┌──

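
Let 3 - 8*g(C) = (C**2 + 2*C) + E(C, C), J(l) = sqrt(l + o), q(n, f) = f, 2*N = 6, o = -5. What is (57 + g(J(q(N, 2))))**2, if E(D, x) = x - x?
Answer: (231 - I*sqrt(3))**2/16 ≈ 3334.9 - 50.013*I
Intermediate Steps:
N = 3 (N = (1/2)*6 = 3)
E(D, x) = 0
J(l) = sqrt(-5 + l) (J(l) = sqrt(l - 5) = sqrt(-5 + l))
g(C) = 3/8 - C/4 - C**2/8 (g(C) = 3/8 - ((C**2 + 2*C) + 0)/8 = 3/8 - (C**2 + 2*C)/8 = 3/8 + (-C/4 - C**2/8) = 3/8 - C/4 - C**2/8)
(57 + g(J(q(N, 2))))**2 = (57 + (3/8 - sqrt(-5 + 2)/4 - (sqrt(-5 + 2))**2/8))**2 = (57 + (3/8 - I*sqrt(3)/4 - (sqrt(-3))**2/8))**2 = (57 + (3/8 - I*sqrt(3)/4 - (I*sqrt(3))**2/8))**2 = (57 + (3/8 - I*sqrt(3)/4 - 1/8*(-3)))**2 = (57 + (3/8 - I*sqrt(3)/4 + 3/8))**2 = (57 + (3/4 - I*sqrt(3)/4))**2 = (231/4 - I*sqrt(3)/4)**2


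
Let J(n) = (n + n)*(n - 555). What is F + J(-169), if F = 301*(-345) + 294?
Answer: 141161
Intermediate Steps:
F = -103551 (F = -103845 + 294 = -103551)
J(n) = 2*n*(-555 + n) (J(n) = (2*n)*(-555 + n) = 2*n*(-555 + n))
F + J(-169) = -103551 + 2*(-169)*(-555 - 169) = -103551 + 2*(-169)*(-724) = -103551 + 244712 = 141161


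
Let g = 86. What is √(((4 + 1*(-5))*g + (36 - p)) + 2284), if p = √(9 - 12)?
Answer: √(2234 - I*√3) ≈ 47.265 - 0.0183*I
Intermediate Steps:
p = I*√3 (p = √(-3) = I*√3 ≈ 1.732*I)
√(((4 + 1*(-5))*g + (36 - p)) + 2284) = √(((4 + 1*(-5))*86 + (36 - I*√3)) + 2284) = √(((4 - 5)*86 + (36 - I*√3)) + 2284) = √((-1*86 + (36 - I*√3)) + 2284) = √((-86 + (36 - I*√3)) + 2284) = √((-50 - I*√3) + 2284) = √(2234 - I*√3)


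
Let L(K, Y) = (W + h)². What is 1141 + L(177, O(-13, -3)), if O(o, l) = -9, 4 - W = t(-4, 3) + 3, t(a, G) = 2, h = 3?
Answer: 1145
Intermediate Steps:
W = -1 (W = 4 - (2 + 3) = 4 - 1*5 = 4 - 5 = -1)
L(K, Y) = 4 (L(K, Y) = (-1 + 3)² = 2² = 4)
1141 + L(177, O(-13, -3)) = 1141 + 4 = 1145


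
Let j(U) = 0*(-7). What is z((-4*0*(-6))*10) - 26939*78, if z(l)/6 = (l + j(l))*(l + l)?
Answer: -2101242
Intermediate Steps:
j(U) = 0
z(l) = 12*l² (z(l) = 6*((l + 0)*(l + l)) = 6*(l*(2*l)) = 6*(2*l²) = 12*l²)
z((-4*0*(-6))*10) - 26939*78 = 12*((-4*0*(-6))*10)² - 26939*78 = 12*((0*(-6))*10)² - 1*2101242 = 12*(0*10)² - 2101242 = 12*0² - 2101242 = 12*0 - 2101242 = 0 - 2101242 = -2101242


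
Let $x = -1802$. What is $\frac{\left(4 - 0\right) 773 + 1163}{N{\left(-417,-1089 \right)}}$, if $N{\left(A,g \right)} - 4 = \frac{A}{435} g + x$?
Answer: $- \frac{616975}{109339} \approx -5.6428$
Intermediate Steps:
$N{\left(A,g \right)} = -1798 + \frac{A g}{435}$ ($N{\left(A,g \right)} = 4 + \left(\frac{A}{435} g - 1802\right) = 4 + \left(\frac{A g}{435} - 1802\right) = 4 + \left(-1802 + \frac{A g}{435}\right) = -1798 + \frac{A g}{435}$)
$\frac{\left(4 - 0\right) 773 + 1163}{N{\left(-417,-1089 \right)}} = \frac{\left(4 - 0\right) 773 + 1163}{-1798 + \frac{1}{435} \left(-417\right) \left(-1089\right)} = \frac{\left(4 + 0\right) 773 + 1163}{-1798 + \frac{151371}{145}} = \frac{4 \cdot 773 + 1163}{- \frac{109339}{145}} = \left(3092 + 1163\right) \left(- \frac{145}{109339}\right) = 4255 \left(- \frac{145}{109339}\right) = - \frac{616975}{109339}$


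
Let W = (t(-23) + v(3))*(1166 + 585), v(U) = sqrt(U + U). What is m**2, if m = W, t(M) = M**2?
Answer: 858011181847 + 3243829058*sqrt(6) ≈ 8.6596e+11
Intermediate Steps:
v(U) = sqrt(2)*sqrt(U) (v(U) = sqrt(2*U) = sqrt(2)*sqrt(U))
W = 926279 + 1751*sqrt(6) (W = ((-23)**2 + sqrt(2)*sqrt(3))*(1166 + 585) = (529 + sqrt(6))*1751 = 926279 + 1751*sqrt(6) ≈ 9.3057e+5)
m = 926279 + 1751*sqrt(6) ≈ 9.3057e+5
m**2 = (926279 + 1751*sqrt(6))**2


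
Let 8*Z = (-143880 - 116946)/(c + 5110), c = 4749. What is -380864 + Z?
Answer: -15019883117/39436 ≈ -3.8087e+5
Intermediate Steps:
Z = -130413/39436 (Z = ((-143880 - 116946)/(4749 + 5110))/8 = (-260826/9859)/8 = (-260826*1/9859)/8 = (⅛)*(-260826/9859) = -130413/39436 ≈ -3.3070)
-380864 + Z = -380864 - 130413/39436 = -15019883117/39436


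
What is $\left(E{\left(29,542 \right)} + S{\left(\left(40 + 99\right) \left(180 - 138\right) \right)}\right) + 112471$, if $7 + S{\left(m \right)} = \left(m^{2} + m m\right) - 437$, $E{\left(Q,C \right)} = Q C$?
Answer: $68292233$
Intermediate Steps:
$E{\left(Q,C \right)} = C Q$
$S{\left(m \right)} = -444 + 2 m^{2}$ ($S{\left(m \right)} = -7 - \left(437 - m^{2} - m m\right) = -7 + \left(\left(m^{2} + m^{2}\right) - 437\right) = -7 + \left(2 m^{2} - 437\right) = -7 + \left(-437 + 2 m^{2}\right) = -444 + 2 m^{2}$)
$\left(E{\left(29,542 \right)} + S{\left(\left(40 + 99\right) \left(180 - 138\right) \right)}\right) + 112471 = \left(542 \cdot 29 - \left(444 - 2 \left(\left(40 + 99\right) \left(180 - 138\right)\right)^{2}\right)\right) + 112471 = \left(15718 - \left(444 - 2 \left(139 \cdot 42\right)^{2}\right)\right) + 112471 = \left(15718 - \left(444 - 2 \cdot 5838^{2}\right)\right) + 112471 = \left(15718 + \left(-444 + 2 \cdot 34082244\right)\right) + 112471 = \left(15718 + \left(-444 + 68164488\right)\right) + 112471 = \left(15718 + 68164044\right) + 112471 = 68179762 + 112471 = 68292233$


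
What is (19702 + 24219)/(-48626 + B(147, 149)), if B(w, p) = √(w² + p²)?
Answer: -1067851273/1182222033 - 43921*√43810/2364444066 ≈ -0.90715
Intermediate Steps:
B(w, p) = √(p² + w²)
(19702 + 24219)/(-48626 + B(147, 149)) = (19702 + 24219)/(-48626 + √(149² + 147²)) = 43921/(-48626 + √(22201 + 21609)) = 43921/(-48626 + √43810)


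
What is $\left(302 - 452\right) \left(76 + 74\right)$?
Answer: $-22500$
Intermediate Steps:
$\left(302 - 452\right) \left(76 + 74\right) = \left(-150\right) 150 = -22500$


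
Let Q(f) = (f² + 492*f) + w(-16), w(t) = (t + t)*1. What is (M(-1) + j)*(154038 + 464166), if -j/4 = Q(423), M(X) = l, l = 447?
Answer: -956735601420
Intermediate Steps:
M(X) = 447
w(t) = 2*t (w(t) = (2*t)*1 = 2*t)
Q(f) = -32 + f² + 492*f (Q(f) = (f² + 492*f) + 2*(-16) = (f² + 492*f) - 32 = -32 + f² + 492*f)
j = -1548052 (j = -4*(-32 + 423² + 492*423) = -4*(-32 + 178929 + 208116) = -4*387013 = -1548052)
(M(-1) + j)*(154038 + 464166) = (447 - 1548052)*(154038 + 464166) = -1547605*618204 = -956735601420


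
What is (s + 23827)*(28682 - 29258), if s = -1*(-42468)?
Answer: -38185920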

└──
┌──

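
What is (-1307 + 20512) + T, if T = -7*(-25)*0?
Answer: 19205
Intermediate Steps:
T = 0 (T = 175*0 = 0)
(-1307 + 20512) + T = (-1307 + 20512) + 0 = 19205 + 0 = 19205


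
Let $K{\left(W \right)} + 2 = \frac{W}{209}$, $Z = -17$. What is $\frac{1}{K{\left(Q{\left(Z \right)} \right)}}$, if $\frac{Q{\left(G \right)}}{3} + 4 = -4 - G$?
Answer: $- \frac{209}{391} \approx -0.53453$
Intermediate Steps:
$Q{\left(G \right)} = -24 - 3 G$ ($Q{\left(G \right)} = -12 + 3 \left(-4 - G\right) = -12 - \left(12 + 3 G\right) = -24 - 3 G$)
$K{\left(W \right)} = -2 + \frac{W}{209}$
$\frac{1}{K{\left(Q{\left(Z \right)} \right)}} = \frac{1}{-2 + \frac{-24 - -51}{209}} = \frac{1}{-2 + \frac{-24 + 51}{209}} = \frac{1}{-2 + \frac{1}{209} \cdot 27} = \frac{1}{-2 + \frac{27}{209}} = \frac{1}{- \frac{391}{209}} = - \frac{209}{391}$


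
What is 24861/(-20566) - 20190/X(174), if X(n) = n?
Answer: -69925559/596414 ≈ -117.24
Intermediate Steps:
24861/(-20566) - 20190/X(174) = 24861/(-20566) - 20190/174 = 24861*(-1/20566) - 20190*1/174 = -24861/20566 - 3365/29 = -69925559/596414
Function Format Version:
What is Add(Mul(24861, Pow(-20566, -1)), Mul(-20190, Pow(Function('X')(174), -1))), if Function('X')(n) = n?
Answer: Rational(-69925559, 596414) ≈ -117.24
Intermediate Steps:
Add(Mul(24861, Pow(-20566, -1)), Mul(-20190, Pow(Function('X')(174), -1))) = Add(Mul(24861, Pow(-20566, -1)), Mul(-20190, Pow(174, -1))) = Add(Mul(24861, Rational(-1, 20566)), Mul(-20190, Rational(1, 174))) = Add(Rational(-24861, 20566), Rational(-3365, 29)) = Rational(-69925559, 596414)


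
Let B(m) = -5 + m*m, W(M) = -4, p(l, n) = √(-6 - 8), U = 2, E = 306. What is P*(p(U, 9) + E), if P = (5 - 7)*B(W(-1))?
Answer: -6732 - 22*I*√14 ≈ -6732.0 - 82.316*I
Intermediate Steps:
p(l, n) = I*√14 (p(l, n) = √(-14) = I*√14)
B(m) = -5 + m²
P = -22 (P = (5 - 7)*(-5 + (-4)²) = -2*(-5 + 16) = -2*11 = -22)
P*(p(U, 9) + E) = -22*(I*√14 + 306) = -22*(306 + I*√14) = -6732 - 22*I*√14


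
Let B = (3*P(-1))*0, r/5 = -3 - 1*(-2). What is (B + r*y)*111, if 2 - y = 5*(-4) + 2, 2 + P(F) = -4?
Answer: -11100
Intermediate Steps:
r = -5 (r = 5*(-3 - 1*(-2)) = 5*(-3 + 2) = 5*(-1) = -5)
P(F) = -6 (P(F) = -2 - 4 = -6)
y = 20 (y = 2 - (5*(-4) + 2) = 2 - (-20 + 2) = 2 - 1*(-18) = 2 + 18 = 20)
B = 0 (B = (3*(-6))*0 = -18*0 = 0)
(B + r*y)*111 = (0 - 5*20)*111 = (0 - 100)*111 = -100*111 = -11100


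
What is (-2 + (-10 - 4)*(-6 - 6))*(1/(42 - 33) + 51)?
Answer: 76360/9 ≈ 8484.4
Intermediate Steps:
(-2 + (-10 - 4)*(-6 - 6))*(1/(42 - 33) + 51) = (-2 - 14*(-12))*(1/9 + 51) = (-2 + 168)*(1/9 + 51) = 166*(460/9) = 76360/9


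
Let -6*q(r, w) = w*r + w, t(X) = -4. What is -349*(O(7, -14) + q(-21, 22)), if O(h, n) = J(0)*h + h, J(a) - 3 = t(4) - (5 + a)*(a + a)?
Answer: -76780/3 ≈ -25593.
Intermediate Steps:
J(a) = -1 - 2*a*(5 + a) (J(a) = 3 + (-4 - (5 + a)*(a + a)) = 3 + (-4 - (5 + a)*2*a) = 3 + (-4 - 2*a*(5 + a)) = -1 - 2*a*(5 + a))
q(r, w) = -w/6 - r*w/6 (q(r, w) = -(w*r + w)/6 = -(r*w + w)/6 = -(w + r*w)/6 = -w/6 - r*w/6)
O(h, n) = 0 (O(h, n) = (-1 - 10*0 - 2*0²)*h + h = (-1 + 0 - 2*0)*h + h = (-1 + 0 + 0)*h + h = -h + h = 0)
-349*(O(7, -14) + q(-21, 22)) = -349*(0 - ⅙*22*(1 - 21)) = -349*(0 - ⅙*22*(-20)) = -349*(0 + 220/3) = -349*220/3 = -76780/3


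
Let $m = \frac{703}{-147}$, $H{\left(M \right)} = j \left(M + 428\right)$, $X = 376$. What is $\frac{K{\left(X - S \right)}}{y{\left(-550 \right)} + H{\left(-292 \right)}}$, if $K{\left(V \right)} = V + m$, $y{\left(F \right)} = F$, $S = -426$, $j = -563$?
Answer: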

└──

From the records above, copy only the lines starting with the line that holds "Let 3 - 8*g(C)" and going on through the line that holds "Answer: √(2234 - I*√3) ≈ 47.265 - 0.0183*I", exactly as written.

OUTPUT BELOW –
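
Let 3 - 8*g(C) = (C**2 + 2*C) + E(C, C), J(l) = sqrt(l + o), q(n, f) = f, 2*N = 6, o = -5. What is (57 + g(J(q(N, 2))))**2, if E(D, x) = x - x?
Answer: (231 - I*sqrt(3))**2/16 ≈ 3334.9 - 50.013*I
Intermediate Steps:
N = 3 (N = (1/2)*6 = 3)
E(D, x) = 0
J(l) = sqrt(-5 + l) (J(l) = sqrt(l - 5) = sqrt(-5 + l))
g(C) = 3/8 - C/4 - C**2/8 (g(C) = 3/8 - ((C**2 + 2*C) + 0)/8 = 3/8 - (C**2 + 2*C)/8 = 3/8 + (-C/4 - C**2/8) = 3/8 - C/4 - C**2/8)
(57 + g(J(q(N, 2))))**2 = (57 + (3/8 - sqrt(-5 + 2)/4 - (sqrt(-5 + 2))**2/8))**2 = (57 + (3/8 - I*sqrt(3)/4 - (sqrt(-3))**2/8))**2 = (57 + (3/8 - I*sqrt(3)/4 - (I*sqrt(3))**2/8))**2 = (57 + (3/8 - I*sqrt(3)/4 - 1/8*(-3)))**2 = (57 + (3/8 - I*sqrt(3)/4 + 3/8))**2 = (57 + (3/4 - I*sqrt(3)/4))**2 = (231/4 - I*sqrt(3)/4)**2


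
Let J(n) = (n + n)*(n - 555). What is F + J(-169), if F = 301*(-345) + 294?
Answer: 141161
Intermediate Steps:
F = -103551 (F = -103845 + 294 = -103551)
J(n) = 2*n*(-555 + n) (J(n) = (2*n)*(-555 + n) = 2*n*(-555 + n))
F + J(-169) = -103551 + 2*(-169)*(-555 - 169) = -103551 + 2*(-169)*(-724) = -103551 + 244712 = 141161


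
Let g = 86. What is √(((4 + 1*(-5))*g + (36 - p)) + 2284), if p = √(9 - 12)?
Answer: √(2234 - I*√3) ≈ 47.265 - 0.0183*I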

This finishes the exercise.